* [PROBLEM TO WORK ON]
Starting at the line that holds "Perform one Newton", copy every line exactly through the end of the data, and no others.

Extracted records
Start of Block

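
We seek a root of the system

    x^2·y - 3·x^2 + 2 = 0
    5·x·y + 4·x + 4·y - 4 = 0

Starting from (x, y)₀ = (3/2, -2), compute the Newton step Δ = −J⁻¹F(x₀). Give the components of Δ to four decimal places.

At (3/2, -2): F = (-9.2500, -21.0000).
Jacobian J = [[2·x·y - 6·x, x^2], [5·y + 4, 5·x + 4]].
At the point, J = [[-15.0000, 2.2500], [-6.0000, 11.5000]] (det J = -159.0000).
Solving J·Δ = −F gives Δ = (-0.3719, 1.6321).

(-0.3719, 1.6321)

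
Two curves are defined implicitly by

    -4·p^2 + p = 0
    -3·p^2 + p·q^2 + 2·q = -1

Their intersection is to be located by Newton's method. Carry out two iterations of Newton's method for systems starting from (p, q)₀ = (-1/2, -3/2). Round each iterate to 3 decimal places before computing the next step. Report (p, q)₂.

(-0.062, -0.551)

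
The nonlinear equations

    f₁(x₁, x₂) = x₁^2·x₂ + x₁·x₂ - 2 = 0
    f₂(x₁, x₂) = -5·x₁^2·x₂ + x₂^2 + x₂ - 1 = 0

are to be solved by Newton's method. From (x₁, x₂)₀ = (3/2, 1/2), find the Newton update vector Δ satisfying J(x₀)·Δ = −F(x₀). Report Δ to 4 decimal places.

At (3/2, 1/2): F = (-0.1250, -5.8750).
Jacobian J = [[2·x₁·x₂ + x₂, x₁^2 + x₁], [-10·x₁·x₂, -5·x₁^2 + 2·x₂ + 1]].
At the point, J = [[2.0000, 3.7500], [-7.5000, -9.2500]] (det J = 9.6250).
Solving J·Δ = −F gives Δ = (-2.4091, 1.3182).

(-2.4091, 1.3182)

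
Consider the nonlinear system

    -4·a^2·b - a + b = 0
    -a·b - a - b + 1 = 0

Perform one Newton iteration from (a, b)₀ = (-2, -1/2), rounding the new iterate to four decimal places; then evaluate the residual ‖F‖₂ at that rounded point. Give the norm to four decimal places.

At (-2, -1/2): F = (9.5000, 2.5000).
Jacobian J = [[-8·a·b - 1, -4·a^2 + 1], [-b - 1, -a - 1]].
At the point, J = [[-9.0000, -15.0000], [-0.5000, 1.0000]] (det J = -16.5000).
Solving J·Δ = −F gives Δ = (2.8485, -1.0758).
Then the next iterate is (a, b)₁ = (0.8485, -1.5758).
Re-evaluating at (0.8485, -1.5758): F = (2.113703, 3.064366), so ‖F‖₂ = 3.7226.

3.7226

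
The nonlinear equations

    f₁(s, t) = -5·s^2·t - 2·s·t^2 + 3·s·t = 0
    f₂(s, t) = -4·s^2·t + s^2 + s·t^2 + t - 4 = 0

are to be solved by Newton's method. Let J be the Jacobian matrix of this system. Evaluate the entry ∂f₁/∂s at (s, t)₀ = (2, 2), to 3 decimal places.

∂f₁/∂s = -10·s·t - 2·t^2 + 3·t.
At (2, 2) this is -42.000.

-42.000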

End of Block

* [SOLVED EXERCISE]
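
Perform one Newton iteration from (a, b)₀ = (-2, -1/2), rounding the new iterate to four decimal places; then evaluate the residual ‖F‖₂ at that rounded point. Give the norm to four decimal places.

At (-2, -1/2): F = (9.5000, 2.5000).
Jacobian J = [[-8·a·b - 1, -4·a^2 + 1], [-b - 1, -a - 1]].
At the point, J = [[-9.0000, -15.0000], [-0.5000, 1.0000]] (det J = -16.5000).
Solving J·Δ = −F gives Δ = (2.8485, -1.0758).
Then the next iterate is (a, b)₁ = (0.8485, -1.5758).
Re-evaluating at (0.8485, -1.5758): F = (2.113703, 3.064366), so ‖F‖₂ = 3.7226.

3.7226

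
The nonlinear equations

    f₁(s, t) = -5·s^2·t - 2·s·t^2 + 3·s·t = 0
    f₂(s, t) = -4·s^2·t + s^2 + s·t^2 + t - 4 = 0

are to be solved by Newton's method. Let J be the Jacobian matrix of this system. Evaluate the entry ∂f₁/∂s at (s, t)₀ = (2, 2), to 3 decimal places.

∂f₁/∂s = -10·s·t - 2·t^2 + 3·t.
At (2, 2) this is -42.000.

-42.000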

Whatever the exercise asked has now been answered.